Information shown below:
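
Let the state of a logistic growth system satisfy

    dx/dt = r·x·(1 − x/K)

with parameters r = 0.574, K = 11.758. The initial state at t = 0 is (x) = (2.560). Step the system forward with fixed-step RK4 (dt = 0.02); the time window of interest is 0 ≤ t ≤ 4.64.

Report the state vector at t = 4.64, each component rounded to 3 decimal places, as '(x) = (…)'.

(x) = (9.403)

t=0.000: state=(2.560)
step 1 (dt=0.02): k1=(1.150), k2=(1.153), k3=(1.153), k4=(1.157); state += dt/6·(k1+2k2+2k3+k4)
t=0.020: state=(2.583)
t=0.040: state=(2.606)
t=0.060: state=(2.630)
continuing one RK4 step at a time; state shown every 10 steps (Δt=0.2):
t=0.200: state=(2.797)
t=0.400: state=(3.049)
t=0.600: state=(3.316)
t=0.800: state=(3.596)
t=1.000: state=(3.888)
t=1.200: state=(4.193)
t=1.400: state=(4.507)
t=1.600: state=(4.830)
t=1.800: state=(5.160)
t=2.000: state=(5.495)
t=2.200: state=(5.831)
t=2.400: state=(6.169)
t=2.600: state=(6.504)
t=2.800: state=(6.835)
t=3.000: state=(7.160)
t=3.200: state=(7.477)
t=3.400: state=(7.785)
t=3.600: state=(8.081)
t=3.800: state=(8.365)
t=4.000: state=(8.635)
t=4.200: state=(8.891)
t=4.400: state=(9.133)
t=4.600: state=(9.359)
t=4.640: state=(9.403)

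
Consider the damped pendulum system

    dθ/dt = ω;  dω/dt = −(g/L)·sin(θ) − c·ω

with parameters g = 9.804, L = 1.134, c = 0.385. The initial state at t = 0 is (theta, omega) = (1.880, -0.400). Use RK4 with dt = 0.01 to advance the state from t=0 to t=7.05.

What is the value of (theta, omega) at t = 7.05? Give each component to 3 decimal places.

(theta, omega) = (0.407, -0.572)

t=0.000: state=(1.880, -0.400)
step 1 (dt=0.01): k1=(-0.400, -8.082), k2=(-0.440, -8.071), k3=(-0.440, -8.072), k4=(-0.481, -8.062); state += dt/6·(k1+2k2+2k3+k4)
t=0.010: state=(1.876, -0.481)
t=0.020: state=(1.870, -0.561)
t=0.030: state=(1.864, -0.642)
continuing one RK4 step at a time; state shown every 25 steps (Δt=0.25):
t=0.250: state=(1.531, -2.382)
t=0.500: state=(0.716, -3.993)
t=0.750: state=(-0.327, -3.989)
t=1.000: state=(-1.127, -2.225)
t=1.250: state=(-1.408, -0.034)
t=1.500: state=(-1.160, 1.962)
t=1.750: state=(-0.481, 3.290)
t=2.000: state=(0.354, 3.093)
t=2.250: state=(0.948, 1.518)
t=2.500: state=(1.085, -0.416)
t=2.750: state=(0.765, -2.054)
t=3.000: state=(0.135, -2.765)
t=3.250: state=(-0.500, -2.106)
t=3.500: state=(-0.845, -0.580)
t=3.750: state=(-0.785, 1.018)
t=4.000: state=(-0.380, 2.083)
t=4.250: state=(0.167, 2.100)
t=4.500: state=(0.584, 1.111)
t=4.750: state=(0.691, -0.265)
t=5.000: state=(0.471, -1.407)
t=5.250: state=(0.049, -1.814)
t=5.500: state=(-0.358, -1.304)
t=5.750: state=(-0.556, -0.233)
t=6.000: state=(-0.474, 0.842)
t=6.250: state=(-0.175, 1.439)
t=6.500: state=(0.182, 1.288)
t=6.750: state=(0.417, 0.528)
t=7.000: state=(0.431, -0.405)
t=7.050: state=(0.407, -0.572)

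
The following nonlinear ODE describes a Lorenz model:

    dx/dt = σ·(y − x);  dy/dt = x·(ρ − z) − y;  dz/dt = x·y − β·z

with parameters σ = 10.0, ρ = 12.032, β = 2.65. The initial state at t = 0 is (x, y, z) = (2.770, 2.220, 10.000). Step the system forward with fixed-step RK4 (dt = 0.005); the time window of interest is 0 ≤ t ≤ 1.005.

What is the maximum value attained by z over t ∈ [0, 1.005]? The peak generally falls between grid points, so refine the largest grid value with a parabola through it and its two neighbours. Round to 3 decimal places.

t=0.000: state=(2.770, 2.220, 10.000)
step 1 (dt=0.005): k1=(-5.500, 3.409, -20.351), k2=(-5.277, 3.512, -20.223), k3=(-5.280, 3.512, -20.222), k4=(-5.060, 3.615, -20.093); state += dt/6·(k1+2k2+2k3+k4)
t=0.005: state=(2.744, 2.238, 9.899)
t=0.010: state=(2.719, 2.256, 9.799)
t=0.015: state=(2.697, 2.276, 9.701)
continuing one RK4 step at a time; state shown every 10 steps (Δt=0.05):
t=0.050: state=(2.597, 2.439, 9.049)
t=0.100: state=(2.598, 2.749, 8.240)
t=0.150: state=(2.740, 3.152, 7.584)
t=0.200: state=(3.006, 3.656, 7.100)
t=0.250: state=(3.389, 4.271, 6.812)
t=0.300: state=(3.887, 4.996, 6.757)
t=0.350: state=(4.495, 5.810, 6.981)
t=0.400: state=(5.194, 6.659, 7.534)
t=0.450: state=(5.940, 7.437, 8.446)
t=0.500: state=(6.657, 7.988, 9.689)
t=0.550: state=(7.230, 8.146, 11.132)
t=0.600: state=(7.535, 7.812, 12.533)
t=0.650: state=(7.490, 7.033, 13.607)
t=0.700: state=(7.097, 6.013, 14.154)
t=0.750: state=(6.451, 5.005, 14.143)
t=0.800: state=(5.701, 4.193, 13.689)
t=0.850: state=(4.982, 3.647, 12.963)
t=0.900: state=(4.386, 3.351, 12.114)
t=0.950: state=(3.953, 3.258, 11.250)
t=1.000: state=(3.689, 3.321, 10.438)
t=1.005: state=(3.671, 3.334, 10.362)
largest grid value and its neighbours: z(0.720)=14.21276, z(0.725)=14.21374, z(0.730)=14.20951
parabola through these three points peaks at t≈0.723 with z≈14.21400

max z = 14.214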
End of Information shown.
__Problem description__.
Reproduce the listing above exactly as far as the line with "with parameters g", that line included.

__Task result__.
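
Let the state of a logistic growth system satisfy

    dx/dt = r·x·(1 − x/K)

with parameters r = 0.574, K = 11.758. The initial state at t = 0 is (x) = (2.560). Step the system forward with fixed-step RK4 (dt = 0.02); the time window of interest is 0 ≤ t ≤ 4.64.

Report the state vector at t = 4.64, each component rounded to 3 decimal places, as '(x) = (…)'.

(x) = (9.403)

t=0.000: state=(2.560)
step 1 (dt=0.02): k1=(1.150), k2=(1.153), k3=(1.153), k4=(1.157); state += dt/6·(k1+2k2+2k3+k4)
t=0.020: state=(2.583)
t=0.040: state=(2.606)
t=0.060: state=(2.630)
continuing one RK4 step at a time; state shown every 10 steps (Δt=0.2):
t=0.200: state=(2.797)
t=0.400: state=(3.049)
t=0.600: state=(3.316)
t=0.800: state=(3.596)
t=1.000: state=(3.888)
t=1.200: state=(4.193)
t=1.400: state=(4.507)
t=1.600: state=(4.830)
t=1.800: state=(5.160)
t=2.000: state=(5.495)
t=2.200: state=(5.831)
t=2.400: state=(6.169)
t=2.600: state=(6.504)
t=2.800: state=(6.835)
t=3.000: state=(7.160)
t=3.200: state=(7.477)
t=3.400: state=(7.785)
t=3.600: state=(8.081)
t=3.800: state=(8.365)
t=4.000: state=(8.635)
t=4.200: state=(8.891)
t=4.400: state=(9.133)
t=4.600: state=(9.359)
t=4.640: state=(9.403)

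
Consider the damped pendulum system

    dθ/dt = ω;  dω/dt = −(g/L)·sin(θ) − c·ω

with parameters g = 9.804, L = 1.134, c = 0.385. The initial state at t = 0 is (theta, omega) = (1.880, -0.400). Use RK4 with dt = 0.01 to advance the state from t=0 to t=7.05.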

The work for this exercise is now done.